Activity: Set down the whole listing that follows, precisely as written.

Source data:

****************

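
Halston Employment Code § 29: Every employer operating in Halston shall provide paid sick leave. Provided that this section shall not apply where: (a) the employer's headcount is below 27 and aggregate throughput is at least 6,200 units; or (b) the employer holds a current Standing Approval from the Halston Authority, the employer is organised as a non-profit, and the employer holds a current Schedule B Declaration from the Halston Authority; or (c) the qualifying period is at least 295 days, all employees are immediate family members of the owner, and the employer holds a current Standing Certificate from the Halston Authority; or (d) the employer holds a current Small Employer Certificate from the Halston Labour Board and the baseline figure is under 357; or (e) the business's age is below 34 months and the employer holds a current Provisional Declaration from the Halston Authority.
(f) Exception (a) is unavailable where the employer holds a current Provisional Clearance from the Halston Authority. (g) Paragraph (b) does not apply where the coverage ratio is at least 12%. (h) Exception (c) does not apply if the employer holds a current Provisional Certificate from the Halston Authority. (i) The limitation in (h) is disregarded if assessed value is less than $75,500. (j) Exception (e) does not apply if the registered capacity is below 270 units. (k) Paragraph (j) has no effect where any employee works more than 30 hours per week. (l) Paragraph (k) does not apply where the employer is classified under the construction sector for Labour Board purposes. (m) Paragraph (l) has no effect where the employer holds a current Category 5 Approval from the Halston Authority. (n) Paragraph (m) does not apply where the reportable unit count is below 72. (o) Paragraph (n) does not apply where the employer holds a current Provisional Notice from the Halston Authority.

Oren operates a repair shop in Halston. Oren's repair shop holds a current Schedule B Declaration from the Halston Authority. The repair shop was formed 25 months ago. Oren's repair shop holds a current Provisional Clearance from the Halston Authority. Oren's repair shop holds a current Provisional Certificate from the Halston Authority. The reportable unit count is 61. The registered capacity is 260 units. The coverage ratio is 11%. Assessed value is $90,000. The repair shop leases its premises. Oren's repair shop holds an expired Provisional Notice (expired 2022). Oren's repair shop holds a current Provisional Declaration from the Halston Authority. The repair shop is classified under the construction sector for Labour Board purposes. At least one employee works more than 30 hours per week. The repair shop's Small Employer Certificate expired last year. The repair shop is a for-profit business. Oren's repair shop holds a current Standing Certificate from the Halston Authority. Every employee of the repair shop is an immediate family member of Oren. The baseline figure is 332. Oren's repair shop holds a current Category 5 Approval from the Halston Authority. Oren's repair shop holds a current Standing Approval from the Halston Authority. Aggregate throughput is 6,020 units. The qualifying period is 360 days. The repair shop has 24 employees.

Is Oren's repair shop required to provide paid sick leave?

Yes — Oren's repair shop must provide paid sick leave.

Exception (a) does not apply: aggregate throughput is 6,020 units, short of 6,200 units.
Exception (b) fails — the employer is for-profit.
Exception (c)'s conditions are all satisfied: the qualifying period is 360 days, meeting the 295 days threshold; every employee is an immediate family member; a current Standing Certificate is held. Turning to paragraphs (h)–(i): (h) operates — a current Provisional Certificate is held. (i), which would lift (h), does not operate here — assessed value is $90,000, not less than $75,500. Exception (c) does not apply.
Exception (d) requires that the employer holds a current Small Employer Certificate from the Halston Labour Board; but the Small Employer Certificate has expired, so (d) is unavailable.
All of (e)'s requirements are met (the business's age is 25 months, below the 34 months limit; a current Provisional Declaration is held). But: (j) applies — the registered capacity is 260 units, below the 270 units limit. (k) would limit (j) — at least one employee exceeds 30 hours/week — but (l) sets (k) aside: (l) operates against (k): the repair shop is classified under the construction sector. (m) would limit (l) — a current Category 5 Approval is held — but (n) sets (m) aside: (n) operates against (m): the reportable unit count is 61, below the 72 limit. (o) is not engaged (no current Provisional Notice is held), so (n) stands. Exception (e) does not apply.
No exception is made out. Oren's repair shop falls within the general rule.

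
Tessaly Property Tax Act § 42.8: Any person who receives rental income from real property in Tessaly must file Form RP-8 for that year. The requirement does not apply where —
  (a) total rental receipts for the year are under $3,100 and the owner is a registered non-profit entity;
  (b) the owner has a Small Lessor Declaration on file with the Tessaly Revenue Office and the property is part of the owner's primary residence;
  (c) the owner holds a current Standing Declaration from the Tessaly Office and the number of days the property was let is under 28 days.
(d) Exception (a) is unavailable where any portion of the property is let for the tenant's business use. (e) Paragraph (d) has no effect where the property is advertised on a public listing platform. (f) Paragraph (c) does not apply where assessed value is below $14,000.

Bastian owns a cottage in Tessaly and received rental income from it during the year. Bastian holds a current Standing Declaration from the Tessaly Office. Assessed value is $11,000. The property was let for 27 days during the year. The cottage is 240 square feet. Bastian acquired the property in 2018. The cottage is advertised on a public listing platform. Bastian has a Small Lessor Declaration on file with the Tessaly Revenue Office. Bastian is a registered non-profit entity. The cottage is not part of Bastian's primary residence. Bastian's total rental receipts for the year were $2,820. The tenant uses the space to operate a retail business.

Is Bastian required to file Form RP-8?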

****************

Result of this exercise:
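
Halston Employment Code § 29: Every employer operating in Halston shall provide paid sick leave. Provided that this section shall not apply where: (a) the employer's headcount is below 27 and aggregate throughput is at least 6,200 units; or (b) the employer holds a current Standing Approval from the Halston Authority, the employer is organised as a non-profit, and the employer holds a current Schedule B Declaration from the Halston Authority; or (c) the qualifying period is at least 295 days, all employees are immediate family members of the owner, and the employer holds a current Standing Certificate from the Halston Authority; or (d) the employer holds a current Small Employer Certificate from the Halston Labour Board and the baseline figure is under 357; or (e) the business's age is below 34 months and the employer holds a current Provisional Declaration from the Halston Authority.
(f) Exception (a) is unavailable where the employer holds a current Provisional Clearance from the Halston Authority. (g) Paragraph (b) does not apply where the coverage ratio is at least 12%. (h) Exception (c) does not apply if the employer holds a current Provisional Certificate from the Halston Authority. (i) The limitation in (h) is disregarded if assessed value is less than $75,500. (j) Exception (e) does not apply if the registered capacity is below 270 units. (k) Paragraph (j) has no effect where any employee works more than 30 hours per week. (l) Paragraph (k) does not apply where the employer is classified under the construction sector for Labour Board purposes. (m) Paragraph (l) has no effect where the employer holds a current Category 5 Approval from the Halston Authority. (n) Paragraph (m) does not apply where the reportable unit count is below 72. (o) Paragraph (n) does not apply where the employer holds a current Provisional Notice from the Halston Authority.

Oren operates a repair shop in Halston. Oren's repair shop holds a current Schedule B Declaration from the Halston Authority. The repair shop was formed 25 months ago. Oren's repair shop holds a current Provisional Clearance from the Halston Authority. Oren's repair shop holds a current Provisional Certificate from the Halston Authority. The reportable unit count is 61. The registered capacity is 260 units. The coverage ratio is 11%. Assessed value is $90,000. The repair shop leases its premises. Oren's repair shop holds an expired Provisional Notice (expired 2022). Oren's repair shop holds a current Provisional Declaration from the Halston Authority. The repair shop is classified under the construction sector for Labour Board purposes. At least one employee works more than 30 hours per week. The repair shop's Small Employer Certificate expired last year. The repair shop is a for-profit business. Oren's repair shop holds a current Standing Certificate from the Halston Authority. Every employee of the repair shop is an immediate family member of Oren. The baseline figure is 332. Oren's repair shop holds a current Category 5 Approval from the Halston Authority. Oren's repair shop holds a current Standing Approval from the Halston Authority. Aggregate throughput is 6,020 units. The qualifying period is 360 days. The repair shop has 24 employees.

Is Oren's repair shop required to provide paid sick leave?

Yes — Oren's repair shop must provide paid sick leave.

Exception (a) does not apply: aggregate throughput is 6,020 units, short of 6,200 units.
Exception (b) fails — the employer is for-profit.
Exception (c)'s conditions are all satisfied: the qualifying period is 360 days, meeting the 295 days threshold; every employee is an immediate family member; a current Standing Certificate is held. Turning to paragraphs (h)–(i): (h) operates — a current Provisional Certificate is held. (i), which would lift (h), does not operate here — assessed value is $90,000, not less than $75,500. Exception (c) does not apply.
Exception (d) requires that the employer holds a current Small Employer Certificate from the Halston Labour Board; but the Small Employer Certificate has expired, so (d) is unavailable.
All of (e)'s requirements are met (the business's age is 25 months, below the 34 months limit; a current Provisional Declaration is held). But: (j) applies — the registered capacity is 260 units, below the 270 units limit. (k) would limit (j) — at least one employee exceeds 30 hours/week — but (l) sets (k) aside: (l) operates against (k): the repair shop is classified under the construction sector. (m) would limit (l) — a current Category 5 Approval is held — but (n) sets (m) aside: (n) operates against (m): the reportable unit count is 61, below the 72 limit. (o) is not engaged (no current Provisional Notice is held), so (n) stands. Exception (e) does not apply.
No exception is made out. Oren's repair shop falls within the general rule.

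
Tessaly Property Tax Act § 42.8: Any person who receives rental income from real property in Tessaly must file Form RP-8 for that year. The requirement does not apply where —
  (a) total rental receipts for the year are under $3,100 and the owner is a registered non-profit entity;
  (b) the owner has a Small Lessor Declaration on file with the Tessaly Revenue Office and the property is part of the owner's primary residence;
  (c) the owner holds a current Standing Declaration from the Tessaly Office and the number of days the property was let is under 28 days.
(d) Exception (a) is unavailable where any portion of the property is let for the tenant's business use. (e) Paragraph (d) has no effect where the property is advertised on a public listing platform. (f) Paragraph (c) does not apply where assessed value is below $14,000.

Bastian owns a cottage in Tessaly and received rental income from it during the year. Bastian holds a current Standing Declaration from the Tessaly Office. Assessed value is $11,000. The property was let for 27 days during the year. The cottage is 240 square feet. Bastian acquired the property in 2018. The cottage is advertised on a public listing platform. Bastian has a Small Lessor Declaration on file with the Tessaly Revenue Office. Bastian is a registered non-profit entity. The cottage is not part of Bastian's primary residence. Bastian's total rental receipts for the year were $2,820. The tenant uses the space to operate a retail business.

Is Bastian required to file Form RP-8?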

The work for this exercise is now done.